# Assignment
Return only the number of lines in the records below where the string "supplier" shows up.

# Available data
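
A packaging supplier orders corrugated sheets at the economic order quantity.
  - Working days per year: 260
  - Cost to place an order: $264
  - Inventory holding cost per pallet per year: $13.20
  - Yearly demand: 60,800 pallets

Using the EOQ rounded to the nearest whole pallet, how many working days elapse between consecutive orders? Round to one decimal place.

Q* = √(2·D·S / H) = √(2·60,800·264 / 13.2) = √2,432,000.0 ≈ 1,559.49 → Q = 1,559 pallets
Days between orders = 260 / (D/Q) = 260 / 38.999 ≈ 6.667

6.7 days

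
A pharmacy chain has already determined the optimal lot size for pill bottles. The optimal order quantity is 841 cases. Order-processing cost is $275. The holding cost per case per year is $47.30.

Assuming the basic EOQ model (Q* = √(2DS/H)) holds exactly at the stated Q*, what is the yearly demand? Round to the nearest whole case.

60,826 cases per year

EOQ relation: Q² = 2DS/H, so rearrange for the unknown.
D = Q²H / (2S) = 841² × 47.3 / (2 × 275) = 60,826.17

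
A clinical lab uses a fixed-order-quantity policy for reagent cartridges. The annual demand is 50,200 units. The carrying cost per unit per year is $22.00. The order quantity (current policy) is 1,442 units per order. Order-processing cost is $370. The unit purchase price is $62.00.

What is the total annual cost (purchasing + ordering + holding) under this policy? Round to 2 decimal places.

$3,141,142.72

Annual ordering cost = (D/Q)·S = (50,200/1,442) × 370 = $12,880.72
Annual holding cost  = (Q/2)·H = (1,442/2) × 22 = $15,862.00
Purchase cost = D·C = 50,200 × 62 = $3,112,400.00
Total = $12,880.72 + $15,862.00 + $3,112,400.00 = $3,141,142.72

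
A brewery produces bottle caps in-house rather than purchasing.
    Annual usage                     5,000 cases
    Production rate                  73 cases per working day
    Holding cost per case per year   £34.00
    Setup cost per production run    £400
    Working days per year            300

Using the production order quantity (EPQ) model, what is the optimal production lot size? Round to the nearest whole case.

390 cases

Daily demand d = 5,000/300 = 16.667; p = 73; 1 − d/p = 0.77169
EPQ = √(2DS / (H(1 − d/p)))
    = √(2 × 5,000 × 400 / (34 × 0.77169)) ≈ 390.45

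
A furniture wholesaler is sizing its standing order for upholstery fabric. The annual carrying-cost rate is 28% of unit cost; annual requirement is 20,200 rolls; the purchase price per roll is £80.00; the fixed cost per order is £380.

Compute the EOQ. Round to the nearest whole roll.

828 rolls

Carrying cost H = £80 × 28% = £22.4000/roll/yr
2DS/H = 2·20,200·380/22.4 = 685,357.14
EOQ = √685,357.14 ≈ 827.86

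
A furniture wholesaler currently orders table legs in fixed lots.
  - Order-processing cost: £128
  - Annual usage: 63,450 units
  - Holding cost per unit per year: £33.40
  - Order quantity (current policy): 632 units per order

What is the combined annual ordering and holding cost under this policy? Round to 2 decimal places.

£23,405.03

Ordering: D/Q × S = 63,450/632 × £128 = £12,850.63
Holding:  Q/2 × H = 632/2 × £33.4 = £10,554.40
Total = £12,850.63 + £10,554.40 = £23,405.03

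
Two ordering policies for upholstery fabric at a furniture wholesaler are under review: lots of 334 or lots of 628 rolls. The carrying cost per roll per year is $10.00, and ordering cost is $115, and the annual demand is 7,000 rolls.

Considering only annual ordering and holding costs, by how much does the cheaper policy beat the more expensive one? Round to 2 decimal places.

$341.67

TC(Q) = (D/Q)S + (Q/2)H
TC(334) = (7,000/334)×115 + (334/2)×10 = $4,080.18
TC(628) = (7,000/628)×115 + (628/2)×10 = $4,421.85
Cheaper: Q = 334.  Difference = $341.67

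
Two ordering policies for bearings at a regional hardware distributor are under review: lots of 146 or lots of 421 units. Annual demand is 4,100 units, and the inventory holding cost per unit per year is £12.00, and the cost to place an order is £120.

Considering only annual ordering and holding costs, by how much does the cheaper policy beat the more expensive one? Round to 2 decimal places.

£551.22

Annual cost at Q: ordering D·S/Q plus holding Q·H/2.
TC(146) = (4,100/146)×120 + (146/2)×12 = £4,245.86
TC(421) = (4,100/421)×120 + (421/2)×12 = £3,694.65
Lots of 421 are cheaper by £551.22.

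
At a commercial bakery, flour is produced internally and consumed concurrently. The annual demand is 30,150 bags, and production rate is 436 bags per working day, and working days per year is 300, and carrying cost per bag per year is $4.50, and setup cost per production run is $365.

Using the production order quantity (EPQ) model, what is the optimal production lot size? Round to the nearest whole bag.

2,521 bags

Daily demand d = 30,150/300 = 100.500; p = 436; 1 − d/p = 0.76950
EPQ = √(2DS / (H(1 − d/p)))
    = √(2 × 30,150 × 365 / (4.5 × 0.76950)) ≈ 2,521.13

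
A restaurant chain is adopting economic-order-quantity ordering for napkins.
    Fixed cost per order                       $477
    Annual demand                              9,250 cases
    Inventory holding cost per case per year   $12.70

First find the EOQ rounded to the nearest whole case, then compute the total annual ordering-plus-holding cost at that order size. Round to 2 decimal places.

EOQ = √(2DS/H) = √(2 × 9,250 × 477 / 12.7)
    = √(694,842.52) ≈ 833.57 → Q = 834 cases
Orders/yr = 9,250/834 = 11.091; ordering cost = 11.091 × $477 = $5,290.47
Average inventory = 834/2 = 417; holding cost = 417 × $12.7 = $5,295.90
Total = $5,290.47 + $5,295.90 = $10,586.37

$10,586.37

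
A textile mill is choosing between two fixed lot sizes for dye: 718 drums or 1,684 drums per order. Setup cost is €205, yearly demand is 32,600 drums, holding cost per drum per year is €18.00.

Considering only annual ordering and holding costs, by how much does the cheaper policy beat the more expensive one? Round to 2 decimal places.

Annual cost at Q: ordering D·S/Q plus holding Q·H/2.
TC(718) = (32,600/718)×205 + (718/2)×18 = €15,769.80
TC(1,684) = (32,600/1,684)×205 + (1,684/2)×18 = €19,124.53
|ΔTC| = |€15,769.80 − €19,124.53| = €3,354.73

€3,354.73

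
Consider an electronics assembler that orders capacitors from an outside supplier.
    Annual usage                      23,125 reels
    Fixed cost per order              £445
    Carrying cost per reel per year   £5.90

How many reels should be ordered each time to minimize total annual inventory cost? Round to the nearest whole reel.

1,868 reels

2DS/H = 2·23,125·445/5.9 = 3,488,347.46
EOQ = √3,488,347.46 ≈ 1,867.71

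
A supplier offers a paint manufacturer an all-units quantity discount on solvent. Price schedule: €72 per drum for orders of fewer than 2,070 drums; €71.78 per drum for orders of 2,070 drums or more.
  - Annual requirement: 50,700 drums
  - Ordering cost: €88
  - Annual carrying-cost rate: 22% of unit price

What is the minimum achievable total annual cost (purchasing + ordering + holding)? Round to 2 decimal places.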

# Task answer
3